▸ **INSTRUCTIONS TO FOLLOW**: Starting with the first line and ending with the last, copy the entries word for word.

▸ **Saved data entries**:
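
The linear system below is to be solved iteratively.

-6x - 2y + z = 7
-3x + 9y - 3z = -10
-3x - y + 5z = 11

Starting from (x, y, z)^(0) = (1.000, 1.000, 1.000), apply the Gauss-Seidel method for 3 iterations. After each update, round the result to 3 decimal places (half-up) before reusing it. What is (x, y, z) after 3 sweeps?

(-0.582, -0.746, 1.702)

Iteration 1:
  x = (7 - (-2)·1.000 - (1)·1.000) / (-6) = -1.333
  y = (-10 - (-3)·-1.333 - (-3)·1.000) / (9) = -1.222
  z = (11 - (-3)·-1.333 - (-1)·-1.222) / (5) = 1.156
Iteration 2:
  x = (7 - (-2)·-1.222 - (1)·1.156) / (-6) = -0.567
  y = (-10 - (-3)·-0.567 - (-3)·1.156) / (9) = -0.915
  z = (11 - (-3)·-0.567 - (-1)·-0.915) / (5) = 1.677
Iteration 3:
  x = (7 - (-2)·-0.915 - (1)·1.677) / (-6) = -0.582
  y = (-10 - (-3)·-0.582 - (-3)·1.677) / (9) = -0.746
  z = (11 - (-3)·-0.582 - (-1)·-0.746) / (5) = 1.702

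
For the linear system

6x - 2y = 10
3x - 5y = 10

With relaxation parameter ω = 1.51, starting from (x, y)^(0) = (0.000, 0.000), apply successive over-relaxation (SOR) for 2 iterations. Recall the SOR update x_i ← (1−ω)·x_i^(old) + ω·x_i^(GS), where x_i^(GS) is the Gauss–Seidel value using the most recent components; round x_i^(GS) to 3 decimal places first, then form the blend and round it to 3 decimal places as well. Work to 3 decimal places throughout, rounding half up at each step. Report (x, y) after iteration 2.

(0.861, -1.862)

Iteration 1:
  x: GS value = (10 - (-2)·0.000) / (6) = 1.667;  x ← (1−ω)·0.000 + ω·1.667 = 2.517
  y: GS value = (10 - (3)·2.517) / (-5) = -0.490;  y ← (1−ω)·0.000 + ω·-0.490 = -0.740
Iteration 2:
  x: GS value = (10 - (-2)·-0.740) / (6) = 1.420;  x ← (1−ω)·2.517 + ω·1.420 = 0.861
  y: GS value = (10 - (3)·0.861) / (-5) = -1.483;  y ← (1−ω)·-0.740 + ω·-1.483 = -1.862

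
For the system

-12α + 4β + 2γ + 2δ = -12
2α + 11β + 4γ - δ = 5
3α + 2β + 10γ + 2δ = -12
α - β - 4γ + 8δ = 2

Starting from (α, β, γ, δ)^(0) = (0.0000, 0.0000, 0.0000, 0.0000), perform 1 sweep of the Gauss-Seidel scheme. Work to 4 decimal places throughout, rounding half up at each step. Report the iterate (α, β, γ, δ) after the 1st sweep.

Iteration 1:
  α = (-12 - (4)·0.0000 - (2)·0.0000 - (2)·0.0000) / (-12) = 1.0000
  β = (5 - (2)·1.0000 - (4)·0.0000 - (-1)·0.0000) / (11) = 0.2727
  γ = (-12 - (3)·1.0000 - (2)·0.2727 - (2)·0.0000) / (10) = -1.5545
  δ = (2 - (1)·1.0000 - (-1)·0.2727 - (-4)·-1.5545) / (8) = -0.6182

(1.0000, 0.2727, -1.5545, -0.6182)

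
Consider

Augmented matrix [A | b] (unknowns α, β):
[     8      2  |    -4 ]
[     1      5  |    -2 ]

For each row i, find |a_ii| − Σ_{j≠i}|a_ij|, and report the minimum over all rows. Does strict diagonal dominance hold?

row 1: |8| − (2) = 6
row 2: |5| − (1) = 4
minimum over rows = 4 → strictly diagonally dominant (convergence guaranteed)

4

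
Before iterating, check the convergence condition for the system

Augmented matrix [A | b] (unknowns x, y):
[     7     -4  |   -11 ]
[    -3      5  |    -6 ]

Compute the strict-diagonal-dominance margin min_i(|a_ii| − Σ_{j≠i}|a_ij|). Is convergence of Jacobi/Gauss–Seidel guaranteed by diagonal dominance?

2

row 1: |7| − (4) = 3
row 2: |5| − (3) = 2
minimum over rows = 2 → strictly diagonally dominant (convergence guaranteed)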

▸ **OUTPUT FOR THIS EXERCISE**:
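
The linear system below is to be solved iteratively.

-6x - 2y + z = 7
-3x + 9y - 3z = -10
-3x - y + 5z = 11

Starting from (x, y, z)^(0) = (1.000, 1.000, 1.000), apply the Gauss-Seidel method for 3 iterations. After each update, round the result to 3 decimal places (half-up) before reusing it. What is (x, y, z) after 3 sweeps?

(-0.582, -0.746, 1.702)

Iteration 1:
  x = (7 - (-2)·1.000 - (1)·1.000) / (-6) = -1.333
  y = (-10 - (-3)·-1.333 - (-3)·1.000) / (9) = -1.222
  z = (11 - (-3)·-1.333 - (-1)·-1.222) / (5) = 1.156
Iteration 2:
  x = (7 - (-2)·-1.222 - (1)·1.156) / (-6) = -0.567
  y = (-10 - (-3)·-0.567 - (-3)·1.156) / (9) = -0.915
  z = (11 - (-3)·-0.567 - (-1)·-0.915) / (5) = 1.677
Iteration 3:
  x = (7 - (-2)·-0.915 - (1)·1.677) / (-6) = -0.582
  y = (-10 - (-3)·-0.582 - (-3)·1.677) / (9) = -0.746
  z = (11 - (-3)·-0.582 - (-1)·-0.746) / (5) = 1.702

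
For the linear system

6x - 2y = 10
3x - 5y = 10

With relaxation parameter ω = 1.51, starting from (x, y)^(0) = (0.000, 0.000), apply successive over-relaxation (SOR) for 2 iterations. Recall the SOR update x_i ← (1−ω)·x_i^(old) + ω·x_i^(GS), where x_i^(GS) is the Gauss–Seidel value using the most recent components; round x_i^(GS) to 3 decimal places first, then form the blend and round it to 3 decimal places as well. Work to 3 decimal places throughout, rounding half up at each step. Report (x, y) after iteration 2.

(0.861, -1.862)

Iteration 1:
  x: GS value = (10 - (-2)·0.000) / (6) = 1.667;  x ← (1−ω)·0.000 + ω·1.667 = 2.517
  y: GS value = (10 - (3)·2.517) / (-5) = -0.490;  y ← (1−ω)·0.000 + ω·-0.490 = -0.740
Iteration 2:
  x: GS value = (10 - (-2)·-0.740) / (6) = 1.420;  x ← (1−ω)·2.517 + ω·1.420 = 0.861
  y: GS value = (10 - (3)·0.861) / (-5) = -1.483;  y ← (1−ω)·-0.740 + ω·-1.483 = -1.862

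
For the system

-12α + 4β + 2γ + 2δ = -12
2α + 11β + 4γ - δ = 5
3α + 2β + 10γ + 2δ = -12
α - β - 4γ + 8δ = 2

Starting from (α, β, γ, δ)^(0) = (0.0000, 0.0000, 0.0000, 0.0000), perform 1 sweep of the Gauss-Seidel scheme. Work to 4 decimal places throughout, rounding half up at each step. Report the iterate (α, β, γ, δ) after the 1st sweep.

Iteration 1:
  α = (-12 - (4)·0.0000 - (2)·0.0000 - (2)·0.0000) / (-12) = 1.0000
  β = (5 - (2)·1.0000 - (4)·0.0000 - (-1)·0.0000) / (11) = 0.2727
  γ = (-12 - (3)·1.0000 - (2)·0.2727 - (2)·0.0000) / (10) = -1.5545
  δ = (2 - (1)·1.0000 - (-1)·0.2727 - (-4)·-1.5545) / (8) = -0.6182

(1.0000, 0.2727, -1.5545, -0.6182)

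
Consider

Augmented matrix [A | b] (unknowns α, β):
[     8      2  |    -4 ]
[     1      5  |    -2 ]

For each row i, find |a_ii| − Σ_{j≠i}|a_ij|, and report the minimum over all rows. Does strict diagonal dominance hold?

row 1: |8| − (2) = 6
row 2: |5| − (1) = 4
minimum over rows = 4 → strictly diagonally dominant (convergence guaranteed)

4

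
Before iterating, check the convergence condition for the system

Augmented matrix [A | b] (unknowns x, y):
[     7     -4  |   -11 ]
[    -3      5  |    -6 ]

Compute the strict-diagonal-dominance margin min_i(|a_ii| − Σ_{j≠i}|a_ij|). Is convergence of Jacobi/Gauss–Seidel guaranteed by diagonal dominance?

2

row 1: |7| − (4) = 3
row 2: |5| − (3) = 2
minimum over rows = 2 → strictly diagonally dominant (convergence guaranteed)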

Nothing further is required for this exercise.